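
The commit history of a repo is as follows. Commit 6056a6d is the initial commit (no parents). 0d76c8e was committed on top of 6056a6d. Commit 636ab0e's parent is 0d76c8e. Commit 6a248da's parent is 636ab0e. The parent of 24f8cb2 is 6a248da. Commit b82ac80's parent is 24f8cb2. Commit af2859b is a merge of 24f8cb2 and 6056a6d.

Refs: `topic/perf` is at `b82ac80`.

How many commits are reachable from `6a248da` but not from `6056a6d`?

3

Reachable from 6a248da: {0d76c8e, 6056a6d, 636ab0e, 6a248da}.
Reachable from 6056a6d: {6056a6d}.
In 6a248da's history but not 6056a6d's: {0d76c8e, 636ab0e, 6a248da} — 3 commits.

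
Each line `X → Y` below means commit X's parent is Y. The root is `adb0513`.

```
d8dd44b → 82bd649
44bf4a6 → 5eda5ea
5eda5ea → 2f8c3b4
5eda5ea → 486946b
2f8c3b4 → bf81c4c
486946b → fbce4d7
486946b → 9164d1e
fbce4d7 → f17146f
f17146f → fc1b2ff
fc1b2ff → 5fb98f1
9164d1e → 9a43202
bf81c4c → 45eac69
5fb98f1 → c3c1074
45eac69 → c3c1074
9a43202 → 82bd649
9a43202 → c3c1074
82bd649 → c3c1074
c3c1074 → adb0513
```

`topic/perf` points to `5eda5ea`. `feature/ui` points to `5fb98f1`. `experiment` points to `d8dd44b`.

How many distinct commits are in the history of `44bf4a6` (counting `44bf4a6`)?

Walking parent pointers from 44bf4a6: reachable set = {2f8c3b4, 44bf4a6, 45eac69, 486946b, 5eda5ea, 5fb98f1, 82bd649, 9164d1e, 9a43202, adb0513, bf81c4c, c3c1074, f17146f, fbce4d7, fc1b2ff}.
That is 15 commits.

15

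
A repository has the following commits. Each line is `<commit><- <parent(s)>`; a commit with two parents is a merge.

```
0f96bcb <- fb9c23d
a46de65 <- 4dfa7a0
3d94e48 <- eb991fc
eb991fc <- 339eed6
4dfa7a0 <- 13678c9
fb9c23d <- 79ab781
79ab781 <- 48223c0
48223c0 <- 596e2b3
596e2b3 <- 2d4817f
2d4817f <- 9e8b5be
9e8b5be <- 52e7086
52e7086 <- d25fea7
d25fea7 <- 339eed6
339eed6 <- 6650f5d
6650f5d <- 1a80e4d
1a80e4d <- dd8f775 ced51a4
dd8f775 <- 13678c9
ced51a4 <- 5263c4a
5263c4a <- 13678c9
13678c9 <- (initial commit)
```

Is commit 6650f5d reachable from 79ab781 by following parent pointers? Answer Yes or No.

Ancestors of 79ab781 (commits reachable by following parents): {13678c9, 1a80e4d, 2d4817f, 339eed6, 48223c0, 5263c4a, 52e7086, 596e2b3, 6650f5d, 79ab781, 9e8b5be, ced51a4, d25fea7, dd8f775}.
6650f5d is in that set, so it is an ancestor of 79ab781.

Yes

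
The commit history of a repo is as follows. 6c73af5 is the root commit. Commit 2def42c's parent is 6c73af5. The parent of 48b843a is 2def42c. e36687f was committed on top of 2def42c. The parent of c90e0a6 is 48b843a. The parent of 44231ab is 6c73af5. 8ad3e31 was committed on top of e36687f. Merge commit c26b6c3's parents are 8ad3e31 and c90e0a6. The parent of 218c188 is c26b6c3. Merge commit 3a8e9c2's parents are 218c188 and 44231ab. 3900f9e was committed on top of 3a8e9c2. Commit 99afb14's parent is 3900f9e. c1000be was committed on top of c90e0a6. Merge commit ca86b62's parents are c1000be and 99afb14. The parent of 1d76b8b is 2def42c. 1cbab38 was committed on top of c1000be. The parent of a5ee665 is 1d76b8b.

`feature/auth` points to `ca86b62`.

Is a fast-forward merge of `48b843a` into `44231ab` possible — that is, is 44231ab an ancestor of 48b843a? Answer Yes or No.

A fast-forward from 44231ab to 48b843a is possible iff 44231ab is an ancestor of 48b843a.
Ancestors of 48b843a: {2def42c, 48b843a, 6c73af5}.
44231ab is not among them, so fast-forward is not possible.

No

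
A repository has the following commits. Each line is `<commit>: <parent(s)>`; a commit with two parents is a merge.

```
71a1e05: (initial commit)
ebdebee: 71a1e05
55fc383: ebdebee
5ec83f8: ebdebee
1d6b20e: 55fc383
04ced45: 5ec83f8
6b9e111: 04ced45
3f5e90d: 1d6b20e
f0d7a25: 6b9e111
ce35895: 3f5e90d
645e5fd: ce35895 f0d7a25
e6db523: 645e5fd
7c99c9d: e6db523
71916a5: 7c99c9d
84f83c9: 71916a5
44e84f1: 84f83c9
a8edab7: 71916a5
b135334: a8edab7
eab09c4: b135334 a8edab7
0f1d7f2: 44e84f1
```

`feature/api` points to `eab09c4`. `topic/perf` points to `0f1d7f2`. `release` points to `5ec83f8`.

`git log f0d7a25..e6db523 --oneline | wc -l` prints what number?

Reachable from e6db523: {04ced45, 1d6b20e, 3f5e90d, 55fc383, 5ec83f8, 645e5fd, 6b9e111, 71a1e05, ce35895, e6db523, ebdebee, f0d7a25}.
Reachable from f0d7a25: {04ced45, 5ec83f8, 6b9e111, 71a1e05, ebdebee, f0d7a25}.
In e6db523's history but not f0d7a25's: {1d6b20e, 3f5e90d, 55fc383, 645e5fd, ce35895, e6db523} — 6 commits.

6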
========================
_WORK ORDER_:
Top to bottom, transcribe every line above exactly.

_COMPLETED EXERCISE_:
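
The commit history of a repo is as follows. Commit 6056a6d is the initial commit (no parents). 0d76c8e was committed on top of 6056a6d. Commit 636ab0e's parent is 0d76c8e. Commit 6a248da's parent is 636ab0e. The parent of 24f8cb2 is 6a248da. Commit b82ac80's parent is 24f8cb2. Commit af2859b is a merge of 24f8cb2 and 6056a6d.

Refs: `topic/perf` is at `b82ac80`.

How many commits are reachable from `6a248da` but not from `6056a6d`?

3

Reachable from 6a248da: {0d76c8e, 6056a6d, 636ab0e, 6a248da}.
Reachable from 6056a6d: {6056a6d}.
In 6a248da's history but not 6056a6d's: {0d76c8e, 636ab0e, 6a248da} — 3 commits.

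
Each line `X → Y` below means commit X's parent is Y. The root is `adb0513`.

```
d8dd44b → 82bd649
44bf4a6 → 5eda5ea
5eda5ea → 2f8c3b4
5eda5ea → 486946b
2f8c3b4 → bf81c4c
486946b → fbce4d7
486946b → 9164d1e
fbce4d7 → f17146f
f17146f → fc1b2ff
fc1b2ff → 5fb98f1
9164d1e → 9a43202
bf81c4c → 45eac69
5fb98f1 → c3c1074
45eac69 → c3c1074
9a43202 → 82bd649
9a43202 → c3c1074
82bd649 → c3c1074
c3c1074 → adb0513
```

`topic/perf` points to `5eda5ea`. `feature/ui` points to `5fb98f1`. `experiment` points to `d8dd44b`.

How many distinct commits are in the history of `44bf4a6` (counting `44bf4a6`)?

Walking parent pointers from 44bf4a6: reachable set = {2f8c3b4, 44bf4a6, 45eac69, 486946b, 5eda5ea, 5fb98f1, 82bd649, 9164d1e, 9a43202, adb0513, bf81c4c, c3c1074, f17146f, fbce4d7, fc1b2ff}.
That is 15 commits.

15

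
A repository has the following commits. Each line is `<commit><- <parent(s)>`; a commit with two parents is a merge.

```
0f96bcb <- fb9c23d
a46de65 <- 4dfa7a0
3d94e48 <- eb991fc
eb991fc <- 339eed6
4dfa7a0 <- 13678c9
fb9c23d <- 79ab781
79ab781 <- 48223c0
48223c0 <- 596e2b3
596e2b3 <- 2d4817f
2d4817f <- 9e8b5be
9e8b5be <- 52e7086
52e7086 <- d25fea7
d25fea7 <- 339eed6
339eed6 <- 6650f5d
6650f5d <- 1a80e4d
1a80e4d <- dd8f775 ced51a4
dd8f775 <- 13678c9
ced51a4 <- 5263c4a
5263c4a <- 13678c9
13678c9 <- (initial commit)
```

Is commit 6650f5d reachable from 79ab781 by following parent pointers? Answer Yes or No.

Ancestors of 79ab781 (commits reachable by following parents): {13678c9, 1a80e4d, 2d4817f, 339eed6, 48223c0, 5263c4a, 52e7086, 596e2b3, 6650f5d, 79ab781, 9e8b5be, ced51a4, d25fea7, dd8f775}.
6650f5d is in that set, so it is an ancestor of 79ab781.

Yes

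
The commit history of a repo is as follows. 6c73af5 is the root commit. Commit 2def42c's parent is 6c73af5. The parent of 48b843a is 2def42c. e36687f was committed on top of 2def42c. The parent of c90e0a6 is 48b843a. The parent of 44231ab is 6c73af5. 8ad3e31 was committed on top of e36687f. Merge commit c26b6c3's parents are 8ad3e31 and c90e0a6. The parent of 218c188 is c26b6c3. Merge commit 3a8e9c2's parents are 218c188 and 44231ab. 3900f9e was committed on top of 3a8e9c2. Commit 99afb14's parent is 3900f9e. c1000be was committed on top of c90e0a6. Merge commit ca86b62's parents are c1000be and 99afb14. The parent of 1d76b8b is 2def42c. 1cbab38 was committed on top of c1000be. The parent of a5ee665 is 1d76b8b.

`feature/auth` points to `ca86b62`.

Is a fast-forward merge of `48b843a` into `44231ab` possible — that is, is 44231ab an ancestor of 48b843a? Answer Yes or No.

A fast-forward from 44231ab to 48b843a is possible iff 44231ab is an ancestor of 48b843a.
Ancestors of 48b843a: {2def42c, 48b843a, 6c73af5}.
44231ab is not among them, so fast-forward is not possible.

No

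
A repository has the following commits. Each line is `<commit>: <parent(s)>`; a commit with two parents is a merge.

```
71a1e05: (initial commit)
ebdebee: 71a1e05
55fc383: ebdebee
5ec83f8: ebdebee
1d6b20e: 55fc383
04ced45: 5ec83f8
6b9e111: 04ced45
3f5e90d: 1d6b20e
f0d7a25: 6b9e111
ce35895: 3f5e90d
645e5fd: ce35895 f0d7a25
e6db523: 645e5fd
7c99c9d: e6db523
71916a5: 7c99c9d
84f83c9: 71916a5
44e84f1: 84f83c9
a8edab7: 71916a5
b135334: a8edab7
eab09c4: b135334 a8edab7
0f1d7f2: 44e84f1
```

`feature/api` points to `eab09c4`. `topic/perf` points to `0f1d7f2`. `release` points to `5ec83f8`.

`git log f0d7a25..e6db523 --oneline | wc -l` prints what number?

Reachable from e6db523: {04ced45, 1d6b20e, 3f5e90d, 55fc383, 5ec83f8, 645e5fd, 6b9e111, 71a1e05, ce35895, e6db523, ebdebee, f0d7a25}.
Reachable from f0d7a25: {04ced45, 5ec83f8, 6b9e111, 71a1e05, ebdebee, f0d7a25}.
In e6db523's history but not f0d7a25's: {1d6b20e, 3f5e90d, 55fc383, 645e5fd, ce35895, e6db523} — 6 commits.

6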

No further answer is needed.